Each record below should be written out again exactly as given.

+-------+

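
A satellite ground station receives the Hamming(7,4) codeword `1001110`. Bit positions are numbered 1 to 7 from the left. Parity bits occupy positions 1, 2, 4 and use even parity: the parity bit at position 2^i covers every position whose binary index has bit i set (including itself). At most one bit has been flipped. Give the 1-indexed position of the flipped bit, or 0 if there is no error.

6

s1: b1⊕b3⊕b5⊕b7 = 1⊕0⊕1⊕0 = 0
s2: b2⊕b3⊕b6⊕b7 = 0⊕0⊕1⊕0 = 1
s4: b4⊕b5⊕b6⊕b7 = 1⊕1⊕1⊕0 = 1
Syndrome (s4...s1) = 110 → position 6.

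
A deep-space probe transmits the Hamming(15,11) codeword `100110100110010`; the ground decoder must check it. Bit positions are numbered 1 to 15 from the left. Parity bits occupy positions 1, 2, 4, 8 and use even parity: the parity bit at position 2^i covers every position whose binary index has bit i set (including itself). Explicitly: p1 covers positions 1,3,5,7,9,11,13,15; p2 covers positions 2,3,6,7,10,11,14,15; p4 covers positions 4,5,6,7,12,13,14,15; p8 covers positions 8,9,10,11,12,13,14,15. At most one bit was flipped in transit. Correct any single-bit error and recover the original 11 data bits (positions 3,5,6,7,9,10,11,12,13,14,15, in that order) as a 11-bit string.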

+-------+

> **EXPECTED ANSWER**
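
A satellite ground station receives the Hamming(7,4) codeword `1001110`. Bit positions are numbered 1 to 7 from the left. Parity bits occupy positions 1, 2, 4 and use even parity: the parity bit at position 2^i covers every position whose binary index has bit i set (including itself). At most one bit has been flipped. Give the 1-indexed position of the flipped bit, or 0 if there is no error.

6

s1: b1⊕b3⊕b5⊕b7 = 1⊕0⊕1⊕0 = 0
s2: b2⊕b3⊕b6⊕b7 = 0⊕0⊕1⊕0 = 1
s4: b4⊕b5⊕b6⊕b7 = 1⊕1⊕1⊕0 = 1
Syndrome (s4...s1) = 110 → position 6.

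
A deep-space probe transmits the Hamming(15,11) codeword `100110100110010`; the ground decoder must check it. Bit positions are numbered 1 to 15 from the left. Parity bits occupy positions 1, 2, 4, 8 and use even parity: the parity bit at position 2^i covers every position whose binary index has bit i set (including itself). Explicitly: p1 covers positions 1,3,5,7,9,11,13,15; p2 covers positions 2,3,6,7,10,11,14,15; p4 covers positions 4,5,6,7,12,13,14,15; p8 covers positions 8,9,10,11,12,13,14,15. At most one bit was flipped in transit. Correct any single-bit error and recover the original 11 data bits (positions 3,5,6,7,9,10,11,12,13,14,15, in that order) as a 11-bit string.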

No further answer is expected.